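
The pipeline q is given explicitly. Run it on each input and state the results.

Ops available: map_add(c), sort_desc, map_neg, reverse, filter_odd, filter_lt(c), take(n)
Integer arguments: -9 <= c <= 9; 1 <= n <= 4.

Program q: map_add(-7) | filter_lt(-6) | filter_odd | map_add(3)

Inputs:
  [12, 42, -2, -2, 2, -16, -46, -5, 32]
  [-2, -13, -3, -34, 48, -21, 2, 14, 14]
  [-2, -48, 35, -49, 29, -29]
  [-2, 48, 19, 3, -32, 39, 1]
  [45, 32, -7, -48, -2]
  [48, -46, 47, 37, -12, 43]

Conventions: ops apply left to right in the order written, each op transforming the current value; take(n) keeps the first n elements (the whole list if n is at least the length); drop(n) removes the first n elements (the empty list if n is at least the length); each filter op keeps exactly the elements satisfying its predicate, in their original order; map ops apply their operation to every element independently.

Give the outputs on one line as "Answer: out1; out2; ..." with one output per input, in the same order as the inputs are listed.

Execution, op by op:
  [12, 42, -2, -2, 2, -16, -46, -5, 32] -> [5, 35, -9, -9, -5, -23, -53, -12, 25] -> [-9, -9, -23, -53, -12] -> [-9, -9, -23, -53] -> [-6, -6, -20, -50]
  [-2, -13, -3, -34, 48, -21, 2, 14, 14] -> [-9, -20, -10, -41, 41, -28, -5, 7, 7] -> [-9, -20, -10, -41, -28] -> [-9, -41] -> [-6, -38]
  [-2, -48, 35, -49, 29, -29] -> [-9, -55, 28, -56, 22, -36] -> [-9, -55, -56, -36] -> [-9, -55] -> [-6, -52]
  [-2, 48, 19, 3, -32, 39, 1] -> [-9, 41, 12, -4, -39, 32, -6] -> [-9, -39] -> [-9, -39] -> [-6, -36]
  [45, 32, -7, -48, -2] -> [38, 25, -14, -55, -9] -> [-14, -55, -9] -> [-55, -9] -> [-52, -6]
  [48, -46, 47, 37, -12, 43] -> [41, -53, 40, 30, -19, 36] -> [-53, -19] -> [-53, -19] -> [-50, -16]

[-6, -6, -20, -50]; [-6, -38]; [-6, -52]; [-6, -36]; [-52, -6]; [-50, -16]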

════════════════════

### Task
Reproduce all of the records exactly.

### Written answer
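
The pipeline q is given explicitly. Run it on each input and state the results.

Ops available: map_add(c), sort_desc, map_neg, reverse, filter_odd, filter_lt(c), take(n)
Integer arguments: -9 <= c <= 9; 1 <= n <= 4.

Program q: map_add(-7) | filter_lt(-6) | filter_odd | map_add(3)

Inputs:
  [12, 42, -2, -2, 2, -16, -46, -5, 32]
  [-2, -13, -3, -34, 48, -21, 2, 14, 14]
  [-2, -48, 35, -49, 29, -29]
  [-2, 48, 19, 3, -32, 39, 1]
  [45, 32, -7, -48, -2]
  [48, -46, 47, 37, -12, 43]

Conventions: ops apply left to right in the order written, each op transforming the current value; take(n) keeps the first n elements (the whole list if n is at least the length); drop(n) removes the first n elements (the empty list if n is at least the length); each filter op keeps exactly the elements satisfying its predicate, in their original order; map ops apply their operation to every element independently.

Give the outputs on one line as "Answer: out1; out2; ..." with one output per input, in the same order as the inputs are listed.

Execution, op by op:
  [12, 42, -2, -2, 2, -16, -46, -5, 32] -> [5, 35, -9, -9, -5, -23, -53, -12, 25] -> [-9, -9, -23, -53, -12] -> [-9, -9, -23, -53] -> [-6, -6, -20, -50]
  [-2, -13, -3, -34, 48, -21, 2, 14, 14] -> [-9, -20, -10, -41, 41, -28, -5, 7, 7] -> [-9, -20, -10, -41, -28] -> [-9, -41] -> [-6, -38]
  [-2, -48, 35, -49, 29, -29] -> [-9, -55, 28, -56, 22, -36] -> [-9, -55, -56, -36] -> [-9, -55] -> [-6, -52]
  [-2, 48, 19, 3, -32, 39, 1] -> [-9, 41, 12, -4, -39, 32, -6] -> [-9, -39] -> [-9, -39] -> [-6, -36]
  [45, 32, -7, -48, -2] -> [38, 25, -14, -55, -9] -> [-14, -55, -9] -> [-55, -9] -> [-52, -6]
  [48, -46, 47, 37, -12, 43] -> [41, -53, 40, 30, -19, 36] -> [-53, -19] -> [-53, -19] -> [-50, -16]

[-6, -6, -20, -50]; [-6, -38]; [-6, -52]; [-6, -36]; [-52, -6]; [-50, -16]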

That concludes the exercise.